Assignment: Give back only the lines in the records below from the one with "The table gives" to the one with "J,absent,present,absent,present,present", both inclusive, word for word.

(Exercise input Opens)

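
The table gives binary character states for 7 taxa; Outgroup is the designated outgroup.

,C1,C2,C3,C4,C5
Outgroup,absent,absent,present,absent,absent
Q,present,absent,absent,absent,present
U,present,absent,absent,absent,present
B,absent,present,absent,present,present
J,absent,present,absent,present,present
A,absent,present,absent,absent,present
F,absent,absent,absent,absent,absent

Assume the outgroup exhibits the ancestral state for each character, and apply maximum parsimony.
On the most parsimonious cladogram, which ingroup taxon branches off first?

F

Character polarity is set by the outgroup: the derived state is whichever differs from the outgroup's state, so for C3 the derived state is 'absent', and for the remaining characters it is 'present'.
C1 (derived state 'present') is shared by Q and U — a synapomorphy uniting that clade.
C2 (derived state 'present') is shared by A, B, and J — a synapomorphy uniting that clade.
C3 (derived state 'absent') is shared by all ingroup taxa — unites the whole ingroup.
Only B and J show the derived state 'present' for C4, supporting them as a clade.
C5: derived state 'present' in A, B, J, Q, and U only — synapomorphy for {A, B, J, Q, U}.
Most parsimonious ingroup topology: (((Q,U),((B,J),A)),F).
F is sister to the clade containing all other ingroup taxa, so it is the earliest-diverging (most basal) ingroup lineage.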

(Exercise input Closes)
(Exercise input Opens)

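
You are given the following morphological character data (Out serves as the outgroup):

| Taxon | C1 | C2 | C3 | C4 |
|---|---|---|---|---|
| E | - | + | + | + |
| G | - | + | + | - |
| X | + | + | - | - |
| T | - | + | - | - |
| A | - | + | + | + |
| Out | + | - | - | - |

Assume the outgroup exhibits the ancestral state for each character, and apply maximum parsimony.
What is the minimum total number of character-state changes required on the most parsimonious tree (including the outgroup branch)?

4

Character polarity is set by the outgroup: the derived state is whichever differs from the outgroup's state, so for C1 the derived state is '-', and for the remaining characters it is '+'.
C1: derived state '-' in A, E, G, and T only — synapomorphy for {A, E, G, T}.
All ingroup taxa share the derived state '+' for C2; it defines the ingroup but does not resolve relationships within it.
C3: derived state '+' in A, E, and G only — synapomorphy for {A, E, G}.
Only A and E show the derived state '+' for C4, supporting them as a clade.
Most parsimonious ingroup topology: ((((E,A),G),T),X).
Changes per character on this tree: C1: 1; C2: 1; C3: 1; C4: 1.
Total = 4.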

(Exercise input Closes)

Solution:
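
The table gives binary character states for 7 taxa; Outgroup is the designated outgroup.

,C1,C2,C3,C4,C5
Outgroup,absent,absent,present,absent,absent
Q,present,absent,absent,absent,present
U,present,absent,absent,absent,present
B,absent,present,absent,present,present
J,absent,present,absent,present,present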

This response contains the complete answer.